_What to produce:_
Reproduce verbatim only the lines from the one containing "100 * (total_free_bytes" through the last line below, both included.

(Collected data)

----------------------------------------

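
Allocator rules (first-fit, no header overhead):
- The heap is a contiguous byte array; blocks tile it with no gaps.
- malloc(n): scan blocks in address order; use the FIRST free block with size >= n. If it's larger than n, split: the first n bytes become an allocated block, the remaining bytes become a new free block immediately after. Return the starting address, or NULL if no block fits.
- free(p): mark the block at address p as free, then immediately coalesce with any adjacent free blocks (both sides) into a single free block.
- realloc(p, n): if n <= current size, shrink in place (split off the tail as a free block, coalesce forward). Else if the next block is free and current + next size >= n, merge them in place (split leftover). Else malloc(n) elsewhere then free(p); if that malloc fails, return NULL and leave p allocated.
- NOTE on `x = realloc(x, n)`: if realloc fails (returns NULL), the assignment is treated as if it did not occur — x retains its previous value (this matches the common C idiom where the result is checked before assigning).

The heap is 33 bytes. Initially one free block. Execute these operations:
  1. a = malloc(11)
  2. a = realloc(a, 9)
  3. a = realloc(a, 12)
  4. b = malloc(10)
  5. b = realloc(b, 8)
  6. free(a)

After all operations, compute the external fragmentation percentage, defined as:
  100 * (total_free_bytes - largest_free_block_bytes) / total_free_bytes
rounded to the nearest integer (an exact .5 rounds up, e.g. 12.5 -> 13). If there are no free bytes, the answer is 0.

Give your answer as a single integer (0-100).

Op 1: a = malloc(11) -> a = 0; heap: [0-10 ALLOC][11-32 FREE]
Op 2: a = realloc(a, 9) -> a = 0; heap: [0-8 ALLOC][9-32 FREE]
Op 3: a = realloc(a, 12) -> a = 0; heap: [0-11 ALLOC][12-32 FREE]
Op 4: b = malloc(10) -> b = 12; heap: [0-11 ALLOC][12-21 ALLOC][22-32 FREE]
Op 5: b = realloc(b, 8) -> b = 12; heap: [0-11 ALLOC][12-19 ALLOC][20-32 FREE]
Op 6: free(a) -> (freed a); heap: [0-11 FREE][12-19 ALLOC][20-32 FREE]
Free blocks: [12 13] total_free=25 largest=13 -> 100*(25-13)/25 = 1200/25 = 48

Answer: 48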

----------------------------------------

_Result:_
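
  100 * (total_free_bytes - largest_free_block_bytes) / total_free_bytes
rounded to the nearest integer (an exact .5 rounds up, e.g. 12.5 -> 13). If there are no free bytes, the answer is 0.

Give your answer as a single integer (0-100).

Op 1: a = malloc(11) -> a = 0; heap: [0-10 ALLOC][11-32 FREE]
Op 2: a = realloc(a, 9) -> a = 0; heap: [0-8 ALLOC][9-32 FREE]
Op 3: a = realloc(a, 12) -> a = 0; heap: [0-11 ALLOC][12-32 FREE]
Op 4: b = malloc(10) -> b = 12; heap: [0-11 ALLOC][12-21 ALLOC][22-32 FREE]
Op 5: b = realloc(b, 8) -> b = 12; heap: [0-11 ALLOC][12-19 ALLOC][20-32 FREE]
Op 6: free(a) -> (freed a); heap: [0-11 FREE][12-19 ALLOC][20-32 FREE]
Free blocks: [12 13] total_free=25 largest=13 -> 100*(25-13)/25 = 1200/25 = 48

Answer: 48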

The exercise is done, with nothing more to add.